*Instructions to follow*:
Looking at the data below, state how many lines contain "given". No other words are wanted.

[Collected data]
--- START ---
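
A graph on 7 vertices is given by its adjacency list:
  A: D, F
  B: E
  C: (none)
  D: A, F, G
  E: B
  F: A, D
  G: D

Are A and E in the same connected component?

No

The component containing A is {A, D, F, G}, and E is not in it.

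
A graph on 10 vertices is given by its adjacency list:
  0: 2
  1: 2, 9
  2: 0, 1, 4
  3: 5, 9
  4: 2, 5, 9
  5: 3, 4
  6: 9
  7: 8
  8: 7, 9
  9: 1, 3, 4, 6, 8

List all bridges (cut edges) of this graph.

The edges on the cycle 2-1-9-3-5-4-2 are not bridges since each lies on that cycle.
But removing 7-8 disconnects 7 from 8; removing 6-9 disconnects 6 from 9; removing 9-8 disconnects 9 from 8; removing 0-2 disconnects 0 from 2 — these are bridges.

0-2, 6-9, 7-8, 8-9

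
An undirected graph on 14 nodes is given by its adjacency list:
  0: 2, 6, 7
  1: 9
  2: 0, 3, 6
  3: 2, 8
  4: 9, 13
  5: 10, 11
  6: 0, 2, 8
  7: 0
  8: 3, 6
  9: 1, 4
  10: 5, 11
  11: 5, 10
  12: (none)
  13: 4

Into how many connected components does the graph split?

4

12 is isolated — a component by itself.
Starting from 5 we can reach 5, 10, 11. That is one component of size 3.
Starting from 1 we can reach 1, 4, 9, 13. That is one component of size 4.
Starting from 0 we can reach 0, 2, 3, 6, 7, 8. That is one component of size 6.
Total: 4 components.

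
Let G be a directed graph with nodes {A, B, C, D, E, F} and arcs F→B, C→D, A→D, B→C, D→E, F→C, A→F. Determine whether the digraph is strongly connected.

There is no directed path from E to C, so the graph is not strongly connected.

No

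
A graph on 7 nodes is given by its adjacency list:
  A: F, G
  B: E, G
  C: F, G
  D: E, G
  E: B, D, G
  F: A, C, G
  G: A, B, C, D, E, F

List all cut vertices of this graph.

Removing G increases the component count from 1 to 2, so G is a cut vertex.
By contrast removing B leaves 1 component; it is not a cut vertex. No other vertex is a cut vertex either.

G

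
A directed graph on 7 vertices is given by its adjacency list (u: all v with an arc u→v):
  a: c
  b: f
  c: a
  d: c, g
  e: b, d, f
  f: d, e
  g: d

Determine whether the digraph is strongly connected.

There is no directed path from c to d, so the graph is not strongly connected.

No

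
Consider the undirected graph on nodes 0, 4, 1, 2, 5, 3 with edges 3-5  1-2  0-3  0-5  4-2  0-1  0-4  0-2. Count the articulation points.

1

Removing 0 increases the component count from 1 to 2, so 0 is a cut vertex.
By contrast removing 5 leaves 1 component; it is not a cut vertex. No other vertex is a cut vertex either.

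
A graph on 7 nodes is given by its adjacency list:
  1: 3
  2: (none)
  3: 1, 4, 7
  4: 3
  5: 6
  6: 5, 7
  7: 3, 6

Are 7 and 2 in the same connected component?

No

The component containing 7 is {1, 3, 4, 5, 6, 7}, and 2 is not in it.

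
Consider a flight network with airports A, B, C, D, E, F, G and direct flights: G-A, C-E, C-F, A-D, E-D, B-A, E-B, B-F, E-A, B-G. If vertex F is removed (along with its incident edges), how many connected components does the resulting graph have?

1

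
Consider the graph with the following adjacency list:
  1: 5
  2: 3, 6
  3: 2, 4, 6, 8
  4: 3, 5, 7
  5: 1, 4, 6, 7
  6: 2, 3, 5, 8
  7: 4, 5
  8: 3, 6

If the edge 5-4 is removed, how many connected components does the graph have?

1

5 and 4 are still connected via 5-7-4, so the component count stays at 1.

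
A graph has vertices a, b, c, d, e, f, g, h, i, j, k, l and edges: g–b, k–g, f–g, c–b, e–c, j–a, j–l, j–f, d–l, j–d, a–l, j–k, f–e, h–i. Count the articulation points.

Removing j increases the component count from 2 to 3, so j is a cut vertex.
By contrast removing f leaves 2 components; it is not a cut vertex. No other vertex is a cut vertex either.

1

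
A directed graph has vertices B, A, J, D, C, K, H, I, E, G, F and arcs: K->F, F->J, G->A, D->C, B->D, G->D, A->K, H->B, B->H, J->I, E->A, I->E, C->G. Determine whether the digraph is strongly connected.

No

There is no directed path from A to B, so the graph is not strongly connected.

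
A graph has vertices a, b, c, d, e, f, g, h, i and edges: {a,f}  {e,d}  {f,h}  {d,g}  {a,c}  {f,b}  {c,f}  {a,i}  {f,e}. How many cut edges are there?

6

The edges on the cycle a-c-f-a are not bridges since each lies on that cycle.
But removing a—i disconnects a from i; removing f—e disconnects f from e; removing f—h disconnects f from h; removing e—d disconnects e from d — these are bridges.
In total 6 edges are bridges.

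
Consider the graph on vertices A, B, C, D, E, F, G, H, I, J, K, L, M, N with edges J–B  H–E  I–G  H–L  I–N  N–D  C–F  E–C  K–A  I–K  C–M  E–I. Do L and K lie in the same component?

From L we can reach A, C, D, E, F, G, H, I, K, L, M, N, which includes K.

Yes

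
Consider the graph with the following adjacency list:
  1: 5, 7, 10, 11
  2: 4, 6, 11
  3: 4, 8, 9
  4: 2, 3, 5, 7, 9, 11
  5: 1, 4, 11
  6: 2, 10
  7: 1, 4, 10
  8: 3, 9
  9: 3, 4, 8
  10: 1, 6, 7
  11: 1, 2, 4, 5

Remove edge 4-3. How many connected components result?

1

4 and 3 are still connected via 4-9-3, so the component count stays at 1.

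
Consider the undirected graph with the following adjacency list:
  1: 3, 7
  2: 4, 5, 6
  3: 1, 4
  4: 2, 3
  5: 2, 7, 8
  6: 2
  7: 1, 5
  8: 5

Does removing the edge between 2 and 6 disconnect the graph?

Yes

Removing 2-6 leaves no path between 2 and 6: the component count goes from 1 to 2. So it is a bridge.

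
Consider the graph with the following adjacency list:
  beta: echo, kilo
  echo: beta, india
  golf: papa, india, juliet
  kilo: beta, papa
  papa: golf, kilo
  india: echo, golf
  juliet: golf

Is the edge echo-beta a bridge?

After removing echo-beta, the path echo-india-golf-papa-kilo-beta still connects them, so the edge is not a bridge.

No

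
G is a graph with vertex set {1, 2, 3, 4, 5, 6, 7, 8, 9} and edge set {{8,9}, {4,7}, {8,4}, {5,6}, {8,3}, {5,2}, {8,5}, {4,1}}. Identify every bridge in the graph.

removing 5 - 2 disconnects 5 from 2; removing 4 - 1 disconnects 4 from 1; removing 8 - 9 disconnects 8 from 9; removing 8 - 4 disconnects 8 from 4 — these are bridges.
In total 8 edges are bridges.

1-4, 2-5, 3-8, 4-7, 4-8, 5-6, 5-8, 8-9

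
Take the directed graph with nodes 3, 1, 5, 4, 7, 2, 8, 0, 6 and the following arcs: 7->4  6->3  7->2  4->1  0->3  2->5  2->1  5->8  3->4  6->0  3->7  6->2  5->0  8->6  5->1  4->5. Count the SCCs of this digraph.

{0, 2, 3, 4, 5, 6, 7, 8} are all mutually reachable — one SCC of size 8.
{1} is an SCC by itself.
That gives 2 strongly connected components.

2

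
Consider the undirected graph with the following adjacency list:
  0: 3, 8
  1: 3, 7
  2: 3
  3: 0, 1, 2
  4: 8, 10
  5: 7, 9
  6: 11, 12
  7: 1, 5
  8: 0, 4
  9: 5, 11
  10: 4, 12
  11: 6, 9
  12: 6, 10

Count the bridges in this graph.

1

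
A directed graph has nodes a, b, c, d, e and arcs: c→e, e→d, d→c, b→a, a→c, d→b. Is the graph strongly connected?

From a we can reach every vertex (a, b, c, d, e), and every vertex can reach a (a, b, c, d, e). So the whole graph is one strongly connected component.

Yes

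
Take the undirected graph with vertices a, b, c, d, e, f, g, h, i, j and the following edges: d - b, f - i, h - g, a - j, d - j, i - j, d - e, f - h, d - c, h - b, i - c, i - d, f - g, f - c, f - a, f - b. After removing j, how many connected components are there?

1

With j gone, the remaining components are: {a, b, c, d, e, f, g, h, i}.
That is 1 component.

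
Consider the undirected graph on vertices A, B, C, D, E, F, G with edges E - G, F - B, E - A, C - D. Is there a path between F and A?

No

The component containing F is {B, F}, and A is not in it.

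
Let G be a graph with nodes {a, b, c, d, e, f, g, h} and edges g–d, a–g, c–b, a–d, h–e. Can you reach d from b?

No

The component containing b is {b, c}, and d is not in it.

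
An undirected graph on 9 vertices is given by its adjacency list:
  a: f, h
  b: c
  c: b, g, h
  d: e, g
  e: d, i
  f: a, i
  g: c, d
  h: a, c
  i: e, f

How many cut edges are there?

1

The edges on the cycle e-i-f-a-h-c-g-d-e are not bridges since each lies on that cycle.
But removing b-c disconnects b from c — this is a bridge.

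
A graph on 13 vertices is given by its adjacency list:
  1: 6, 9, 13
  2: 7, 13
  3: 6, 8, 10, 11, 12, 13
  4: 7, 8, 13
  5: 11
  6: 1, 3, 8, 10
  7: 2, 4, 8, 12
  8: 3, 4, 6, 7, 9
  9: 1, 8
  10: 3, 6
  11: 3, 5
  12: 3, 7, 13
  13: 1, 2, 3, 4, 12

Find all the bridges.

The edges on the cycle 3-8-6-10-3 are not bridges since each lies on that cycle.
But removing 11-3 disconnects 11 from 3; removing 11-5 disconnects 11 from 5 — these are bridges.

11-3, 11-5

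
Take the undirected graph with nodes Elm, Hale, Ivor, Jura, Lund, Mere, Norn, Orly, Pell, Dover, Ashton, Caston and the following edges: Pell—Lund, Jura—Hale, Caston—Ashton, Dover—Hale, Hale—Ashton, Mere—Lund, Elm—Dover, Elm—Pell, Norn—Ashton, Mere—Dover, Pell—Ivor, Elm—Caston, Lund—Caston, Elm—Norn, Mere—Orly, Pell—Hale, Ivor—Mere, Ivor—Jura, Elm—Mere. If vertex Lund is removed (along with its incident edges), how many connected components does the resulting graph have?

With Lund gone, the remaining components are: {Elm, Hale, Ivor, Jura, Mere, Norn, Orly, Pell, Dover, Ashton, Caston}.
That is 1 component.

1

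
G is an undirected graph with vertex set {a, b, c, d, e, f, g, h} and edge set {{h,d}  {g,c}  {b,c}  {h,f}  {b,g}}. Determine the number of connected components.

a is isolated — a component by itself.
e is isolated — a component by itself.
Starting from d we can reach d, f, h. That is one component of size 3.
Starting from b we can reach b, c, g. That is one component of size 3.
Total: 4 components.

4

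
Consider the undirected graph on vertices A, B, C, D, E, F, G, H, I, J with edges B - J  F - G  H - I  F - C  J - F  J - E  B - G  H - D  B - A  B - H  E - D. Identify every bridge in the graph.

A-B, C-F, H-I

The edges on the cycle B-J-E-D-H-B are not bridges since each lies on that cycle.
But removing B - A disconnects B from A; removing F - C disconnects F from C; removing I - H disconnects I from H — these are bridges.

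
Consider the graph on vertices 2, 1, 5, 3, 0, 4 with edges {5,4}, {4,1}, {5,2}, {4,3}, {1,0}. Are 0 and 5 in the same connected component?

From 0 we can reach 0, 1, 2, 3, 4, 5, which includes 5.

Yes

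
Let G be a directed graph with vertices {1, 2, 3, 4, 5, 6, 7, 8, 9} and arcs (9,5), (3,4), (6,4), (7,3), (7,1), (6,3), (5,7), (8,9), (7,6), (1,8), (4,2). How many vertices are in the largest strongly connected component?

5

{1, 5, 7, 8, 9} are all mutually reachable — one SCC of size 5.
{3} is an SCC by itself.
{2} is an SCC by itself.
{6} is an SCC by itself.
{4} is an SCC by itself.
The largest has 5 vertices.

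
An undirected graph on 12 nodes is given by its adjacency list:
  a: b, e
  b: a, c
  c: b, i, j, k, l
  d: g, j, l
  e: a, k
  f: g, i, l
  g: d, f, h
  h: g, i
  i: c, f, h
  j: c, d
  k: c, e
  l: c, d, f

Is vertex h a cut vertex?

Deleting h leaves 1 component (was 1) (its neighbors g, i remain connected to each other), so h is not a cut vertex.

No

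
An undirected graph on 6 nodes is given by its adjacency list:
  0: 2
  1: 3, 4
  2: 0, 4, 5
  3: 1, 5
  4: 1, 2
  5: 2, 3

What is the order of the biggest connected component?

Starting from 0 we can reach 0, 1, 2, 3, 4, 5. That is one component of size 6.
The largest has 6 vertices.

6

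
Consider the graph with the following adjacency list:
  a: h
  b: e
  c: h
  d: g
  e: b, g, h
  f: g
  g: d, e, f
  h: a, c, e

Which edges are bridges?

removing g-f disconnects g from f; removing e-b disconnects e from b; removing h-e disconnects h from e; removing h-a disconnects h from a — these are bridges.
In total 7 edges are bridges.

a-h, b-e, c-h, d-g, e-g, e-h, f-g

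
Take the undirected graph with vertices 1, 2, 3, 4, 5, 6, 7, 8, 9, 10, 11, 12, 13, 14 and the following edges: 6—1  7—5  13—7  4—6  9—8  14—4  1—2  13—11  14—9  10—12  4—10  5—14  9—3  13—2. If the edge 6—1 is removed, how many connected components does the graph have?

6 and 1 are still connected via 6-4-14-5-7-13-2-1, so the component count stays at 1.

1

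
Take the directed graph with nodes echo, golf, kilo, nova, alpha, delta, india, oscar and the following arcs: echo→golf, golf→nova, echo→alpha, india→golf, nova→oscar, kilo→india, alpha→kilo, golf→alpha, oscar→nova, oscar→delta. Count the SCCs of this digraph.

{golf, kilo, alpha, india} are all mutually reachable — one SCC of size 4.
{nova, oscar} are all mutually reachable — one SCC of size 2.
{delta} is an SCC by itself.
{echo} is an SCC by itself.
That gives 4 strongly connected components.

4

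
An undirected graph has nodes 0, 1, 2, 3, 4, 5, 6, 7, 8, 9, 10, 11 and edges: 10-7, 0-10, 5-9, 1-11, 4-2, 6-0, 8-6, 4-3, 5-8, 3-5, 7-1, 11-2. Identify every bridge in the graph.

5-9

The edges on the cycle 4-3-5-8-6-0-10-7-1-11-2-4 are not bridges since each lies on that cycle.
But removing 5-9 disconnects 5 from 9 — this is a bridge.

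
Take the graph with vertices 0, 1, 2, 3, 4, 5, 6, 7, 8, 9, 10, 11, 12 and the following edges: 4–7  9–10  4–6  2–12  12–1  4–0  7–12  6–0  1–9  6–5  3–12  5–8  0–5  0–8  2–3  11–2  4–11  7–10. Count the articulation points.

Removing 4 increases the component count from 1 to 2, so 4 is a cut vertex.
By contrast removing 8 leaves 1 component; it is not a cut vertex. No other vertex is a cut vertex either.

1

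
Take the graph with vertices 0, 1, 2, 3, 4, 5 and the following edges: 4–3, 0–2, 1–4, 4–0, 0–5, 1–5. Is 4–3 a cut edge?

Removing 4–3 leaves no path between 4 and 3: the component count goes from 1 to 2. So it is a bridge.

Yes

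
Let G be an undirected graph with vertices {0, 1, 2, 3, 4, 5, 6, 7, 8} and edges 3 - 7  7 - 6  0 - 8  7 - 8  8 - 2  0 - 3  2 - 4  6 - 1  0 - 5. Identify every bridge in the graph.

The edges on the cycle 0-3-7-8-0 are not bridges since each lies on that cycle.
But removing 8 - 2 disconnects 8 from 2; removing 7 - 6 disconnects 7 from 6; removing 0 - 5 disconnects 0 from 5; removing 4 - 2 disconnects 4 from 2 — these are bridges.
In total 5 edges are bridges.

0-5, 1-6, 2-4, 2-8, 6-7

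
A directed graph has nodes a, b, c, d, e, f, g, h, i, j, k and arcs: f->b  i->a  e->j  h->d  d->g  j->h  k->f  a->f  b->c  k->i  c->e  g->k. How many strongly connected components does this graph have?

{a, b, c, d, e, f, g, h, i, j, k} are all mutually reachable — one SCC of size 11.
That gives 1 strongly connected component.

1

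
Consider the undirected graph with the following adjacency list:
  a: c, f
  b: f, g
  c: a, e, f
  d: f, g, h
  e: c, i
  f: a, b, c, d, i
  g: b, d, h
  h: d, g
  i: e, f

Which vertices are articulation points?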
--- END ---
*Response area*:
10